SUPPLIED DATA:
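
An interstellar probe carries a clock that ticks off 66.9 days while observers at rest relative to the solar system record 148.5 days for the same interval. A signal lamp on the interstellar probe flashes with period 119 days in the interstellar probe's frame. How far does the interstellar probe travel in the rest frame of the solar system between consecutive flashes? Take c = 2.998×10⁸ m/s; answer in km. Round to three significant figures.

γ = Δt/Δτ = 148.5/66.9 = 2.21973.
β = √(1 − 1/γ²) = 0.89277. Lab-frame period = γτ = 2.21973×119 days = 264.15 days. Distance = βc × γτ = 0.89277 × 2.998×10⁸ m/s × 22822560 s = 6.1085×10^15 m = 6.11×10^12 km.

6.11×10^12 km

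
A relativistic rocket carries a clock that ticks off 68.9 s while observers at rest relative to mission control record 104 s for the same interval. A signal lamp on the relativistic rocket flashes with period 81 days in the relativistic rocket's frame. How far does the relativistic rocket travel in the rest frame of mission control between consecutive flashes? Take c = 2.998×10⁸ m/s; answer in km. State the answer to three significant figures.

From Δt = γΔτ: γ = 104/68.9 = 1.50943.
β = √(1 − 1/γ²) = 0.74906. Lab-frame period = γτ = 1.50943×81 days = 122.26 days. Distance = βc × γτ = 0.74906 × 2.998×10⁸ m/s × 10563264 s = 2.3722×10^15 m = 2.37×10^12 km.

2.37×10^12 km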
==
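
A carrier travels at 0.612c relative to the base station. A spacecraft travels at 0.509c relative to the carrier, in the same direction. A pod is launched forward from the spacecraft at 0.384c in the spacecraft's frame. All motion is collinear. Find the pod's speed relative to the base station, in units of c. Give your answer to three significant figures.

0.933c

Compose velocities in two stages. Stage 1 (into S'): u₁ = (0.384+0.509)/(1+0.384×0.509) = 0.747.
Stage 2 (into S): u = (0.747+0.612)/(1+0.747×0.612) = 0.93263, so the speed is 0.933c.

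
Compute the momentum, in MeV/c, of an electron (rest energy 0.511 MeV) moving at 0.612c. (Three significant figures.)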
...
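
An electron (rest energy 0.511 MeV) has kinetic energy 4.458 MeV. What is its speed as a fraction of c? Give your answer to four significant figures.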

EXERCISE BRIEF:
Whichever lines of the material hold the word "energy", find and copy them.

REPLY TO THE TASK:
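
Compute the momentum, in MeV/c, of an electron (rest energy 0.511 MeV) moving at 0.612c. (Three significant figures.)
An electron (rest energy 0.511 MeV) has kinetic energy 4.458 MeV. What is its speed as a fraction of c? Give your answer to four significant figures.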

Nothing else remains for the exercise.